*** Block opens ***
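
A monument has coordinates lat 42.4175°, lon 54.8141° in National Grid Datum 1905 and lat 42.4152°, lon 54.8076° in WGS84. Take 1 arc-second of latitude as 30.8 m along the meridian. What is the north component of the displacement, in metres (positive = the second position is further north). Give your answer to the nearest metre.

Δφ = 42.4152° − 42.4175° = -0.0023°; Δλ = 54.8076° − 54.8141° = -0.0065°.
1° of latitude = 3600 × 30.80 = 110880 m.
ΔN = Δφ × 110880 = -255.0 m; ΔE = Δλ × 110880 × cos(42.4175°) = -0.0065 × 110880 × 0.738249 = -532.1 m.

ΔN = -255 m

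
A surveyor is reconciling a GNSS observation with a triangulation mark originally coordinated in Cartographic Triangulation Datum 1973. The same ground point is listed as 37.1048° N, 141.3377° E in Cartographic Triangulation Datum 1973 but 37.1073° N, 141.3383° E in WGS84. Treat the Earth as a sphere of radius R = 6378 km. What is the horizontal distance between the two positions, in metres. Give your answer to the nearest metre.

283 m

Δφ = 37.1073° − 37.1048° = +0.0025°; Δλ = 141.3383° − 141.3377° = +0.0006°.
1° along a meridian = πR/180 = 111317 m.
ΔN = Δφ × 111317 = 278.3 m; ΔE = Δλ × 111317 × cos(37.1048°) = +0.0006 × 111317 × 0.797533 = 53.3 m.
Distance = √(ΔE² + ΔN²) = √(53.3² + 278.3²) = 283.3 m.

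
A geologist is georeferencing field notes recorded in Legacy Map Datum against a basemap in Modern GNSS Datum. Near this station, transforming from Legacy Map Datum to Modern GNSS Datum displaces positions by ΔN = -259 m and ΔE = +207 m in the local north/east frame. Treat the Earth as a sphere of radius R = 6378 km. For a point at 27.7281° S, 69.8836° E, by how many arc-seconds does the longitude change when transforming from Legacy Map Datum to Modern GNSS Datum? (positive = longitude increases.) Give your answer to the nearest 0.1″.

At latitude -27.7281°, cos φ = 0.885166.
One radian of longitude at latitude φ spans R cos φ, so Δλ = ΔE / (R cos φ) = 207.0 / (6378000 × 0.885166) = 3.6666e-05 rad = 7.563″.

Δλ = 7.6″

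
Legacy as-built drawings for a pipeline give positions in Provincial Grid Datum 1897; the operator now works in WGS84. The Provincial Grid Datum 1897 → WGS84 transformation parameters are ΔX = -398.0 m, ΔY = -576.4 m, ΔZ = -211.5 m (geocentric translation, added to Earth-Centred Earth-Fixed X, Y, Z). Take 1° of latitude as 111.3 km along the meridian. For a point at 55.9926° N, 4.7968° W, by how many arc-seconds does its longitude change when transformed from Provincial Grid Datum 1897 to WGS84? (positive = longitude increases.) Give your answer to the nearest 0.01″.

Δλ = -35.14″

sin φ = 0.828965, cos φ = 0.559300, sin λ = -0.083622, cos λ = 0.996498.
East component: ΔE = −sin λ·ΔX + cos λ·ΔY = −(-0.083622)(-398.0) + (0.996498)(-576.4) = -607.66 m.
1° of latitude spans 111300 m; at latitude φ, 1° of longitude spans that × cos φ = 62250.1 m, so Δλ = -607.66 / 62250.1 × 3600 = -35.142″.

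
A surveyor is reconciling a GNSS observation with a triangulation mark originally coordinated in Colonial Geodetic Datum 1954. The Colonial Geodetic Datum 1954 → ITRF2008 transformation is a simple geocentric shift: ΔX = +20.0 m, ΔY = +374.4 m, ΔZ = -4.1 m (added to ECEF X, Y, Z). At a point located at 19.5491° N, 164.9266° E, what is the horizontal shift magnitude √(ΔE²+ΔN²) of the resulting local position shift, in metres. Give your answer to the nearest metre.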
*** Block closes ***
> Aim of the task: Repeat the whole of the data above exactly, keeping every word.

> Answer for the task:
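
A monument has coordinates lat 42.4175°, lon 54.8141° in National Grid Datum 1905 and lat 42.4152°, lon 54.8076° in WGS84. Take 1 arc-second of latitude as 30.8 m along the meridian. What is the north component of the displacement, in metres (positive = the second position is further north). Give your answer to the nearest metre.

Δφ = 42.4152° − 42.4175° = -0.0023°; Δλ = 54.8076° − 54.8141° = -0.0065°.
1° of latitude = 3600 × 30.80 = 110880 m.
ΔN = Δφ × 110880 = -255.0 m; ΔE = Δλ × 110880 × cos(42.4175°) = -0.0065 × 110880 × 0.738249 = -532.1 m.

ΔN = -255 m

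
A surveyor is reconciling a GNSS observation with a triangulation mark originally coordinated in Cartographic Triangulation Datum 1973. The same ground point is listed as 37.1048° N, 141.3377° E in Cartographic Triangulation Datum 1973 but 37.1073° N, 141.3383° E in WGS84. Treat the Earth as a sphere of radius R = 6378 km. What is the horizontal distance between the two positions, in metres. Give your answer to the nearest metre.

283 m

Δφ = 37.1073° − 37.1048° = +0.0025°; Δλ = 141.3383° − 141.3377° = +0.0006°.
1° along a meridian = πR/180 = 111317 m.
ΔN = Δφ × 111317 = 278.3 m; ΔE = Δλ × 111317 × cos(37.1048°) = +0.0006 × 111317 × 0.797533 = 53.3 m.
Distance = √(ΔE² + ΔN²) = √(53.3² + 278.3²) = 283.3 m.

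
A geologist is georeferencing field notes recorded in Legacy Map Datum against a basemap in Modern GNSS Datum. Near this station, transforming from Legacy Map Datum to Modern GNSS Datum displaces positions by ΔN = -259 m and ΔE = +207 m in the local north/east frame. Treat the Earth as a sphere of radius R = 6378 km. For a point at 27.7281° S, 69.8836° E, by how many arc-seconds does the longitude change when transforming from Legacy Map Datum to Modern GNSS Datum? (positive = longitude increases.) Give your answer to the nearest 0.1″.

At latitude -27.7281°, cos φ = 0.885166.
One radian of longitude at latitude φ spans R cos φ, so Δλ = ΔE / (R cos φ) = 207.0 / (6378000 × 0.885166) = 3.6666e-05 rad = 7.563″.

Δλ = 7.6″

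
Legacy as-built drawings for a pipeline give positions in Provincial Grid Datum 1897; the operator now works in WGS84. The Provincial Grid Datum 1897 → WGS84 transformation parameters are ΔX = -398.0 m, ΔY = -576.4 m, ΔZ = -211.5 m (geocentric translation, added to Earth-Centred Earth-Fixed X, Y, Z). Take 1° of latitude as 111.3 km along the meridian. For a point at 55.9926° N, 4.7968° W, by how many arc-seconds does its longitude change when transformed from Provincial Grid Datum 1897 to WGS84? (positive = longitude increases.) Give your answer to the nearest 0.01″.

Δλ = -35.14″

sin φ = 0.828965, cos φ = 0.559300, sin λ = -0.083622, cos λ = 0.996498.
East component: ΔE = −sin λ·ΔX + cos λ·ΔY = −(-0.083622)(-398.0) + (0.996498)(-576.4) = -607.66 m.
1° of latitude spans 111300 m; at latitude φ, 1° of longitude spans that × cos φ = 62250.1 m, so Δλ = -607.66 / 62250.1 × 3600 = -35.142″.

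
A surveyor is reconciling a GNSS observation with a triangulation mark originally coordinated in Colonial Geodetic Datum 1954. The Colonial Geodetic Datum 1954 → ITRF2008 transformation is a simple geocentric shift: ΔX = +20.0 m, ΔY = +374.4 m, ΔZ = -4.1 m (added to ECEF X, Y, Z). At a point located at 19.5491° N, 164.9266° E, what is the horizontal shift magnitude √(ΔE²+ΔN²) of the resulting local position shift, in metres. Give your answer to the nearest metre.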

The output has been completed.